*MATERIAL SUPPLIED*.

'''

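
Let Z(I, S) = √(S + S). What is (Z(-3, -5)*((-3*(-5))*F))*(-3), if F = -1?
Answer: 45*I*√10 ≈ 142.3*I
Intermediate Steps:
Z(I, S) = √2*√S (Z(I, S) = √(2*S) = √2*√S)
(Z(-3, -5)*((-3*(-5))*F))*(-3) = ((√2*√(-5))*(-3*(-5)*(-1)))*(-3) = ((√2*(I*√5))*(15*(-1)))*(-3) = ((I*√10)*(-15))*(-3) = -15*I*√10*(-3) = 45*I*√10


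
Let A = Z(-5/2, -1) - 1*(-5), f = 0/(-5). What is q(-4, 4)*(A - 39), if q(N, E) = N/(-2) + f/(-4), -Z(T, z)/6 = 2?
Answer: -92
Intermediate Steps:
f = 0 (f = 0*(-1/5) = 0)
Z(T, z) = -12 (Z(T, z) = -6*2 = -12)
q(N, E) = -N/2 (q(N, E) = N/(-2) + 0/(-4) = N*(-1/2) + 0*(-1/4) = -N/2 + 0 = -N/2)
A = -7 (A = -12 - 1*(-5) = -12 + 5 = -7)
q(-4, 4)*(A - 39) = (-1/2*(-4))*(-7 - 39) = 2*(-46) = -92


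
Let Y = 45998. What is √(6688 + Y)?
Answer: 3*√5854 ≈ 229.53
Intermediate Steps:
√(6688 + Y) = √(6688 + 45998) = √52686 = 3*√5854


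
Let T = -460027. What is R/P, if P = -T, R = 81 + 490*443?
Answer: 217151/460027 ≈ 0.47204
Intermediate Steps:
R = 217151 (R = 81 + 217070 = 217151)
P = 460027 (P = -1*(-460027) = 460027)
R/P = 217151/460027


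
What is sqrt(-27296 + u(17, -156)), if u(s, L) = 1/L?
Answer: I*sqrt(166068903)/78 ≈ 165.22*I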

'''
'''

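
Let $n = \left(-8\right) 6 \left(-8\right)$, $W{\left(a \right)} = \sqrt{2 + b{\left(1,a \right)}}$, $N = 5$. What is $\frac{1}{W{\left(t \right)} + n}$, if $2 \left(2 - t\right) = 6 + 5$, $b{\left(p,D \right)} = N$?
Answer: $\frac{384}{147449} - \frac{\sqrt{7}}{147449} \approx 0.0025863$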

'''

*EXERCISE DESCRIPTION*.
Among the records above, only the lines between the line holding "Let Z(I, S)" and the line holding "Answer: I*sqrt(166068903)/78 ≈ 165.22*I", inclusive, are to be output, exactly as written.

*ANSWER SECTION*.
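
Let Z(I, S) = √(S + S). What is (Z(-3, -5)*((-3*(-5))*F))*(-3), if F = -1?
Answer: 45*I*√10 ≈ 142.3*I
Intermediate Steps:
Z(I, S) = √2*√S (Z(I, S) = √(2*S) = √2*√S)
(Z(-3, -5)*((-3*(-5))*F))*(-3) = ((√2*√(-5))*(-3*(-5)*(-1)))*(-3) = ((√2*(I*√5))*(15*(-1)))*(-3) = ((I*√10)*(-15))*(-3) = -15*I*√10*(-3) = 45*I*√10


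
Let A = Z(-5/2, -1) - 1*(-5), f = 0/(-5). What is q(-4, 4)*(A - 39), if q(N, E) = N/(-2) + f/(-4), -Z(T, z)/6 = 2?
Answer: -92
Intermediate Steps:
f = 0 (f = 0*(-1/5) = 0)
Z(T, z) = -12 (Z(T, z) = -6*2 = -12)
q(N, E) = -N/2 (q(N, E) = N/(-2) + 0/(-4) = N*(-1/2) + 0*(-1/4) = -N/2 + 0 = -N/2)
A = -7 (A = -12 - 1*(-5) = -12 + 5 = -7)
q(-4, 4)*(A - 39) = (-1/2*(-4))*(-7 - 39) = 2*(-46) = -92


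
Let Y = 45998. What is √(6688 + Y)?
Answer: 3*√5854 ≈ 229.53
Intermediate Steps:
√(6688 + Y) = √(6688 + 45998) = √52686 = 3*√5854


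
Let T = -460027. What is R/P, if P = -T, R = 81 + 490*443?
Answer: 217151/460027 ≈ 0.47204
Intermediate Steps:
R = 217151 (R = 81 + 217070 = 217151)
P = 460027 (P = -1*(-460027) = 460027)
R/P = 217151/460027


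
What is sqrt(-27296 + u(17, -156)), if u(s, L) = 1/L?
Answer: I*sqrt(166068903)/78 ≈ 165.22*I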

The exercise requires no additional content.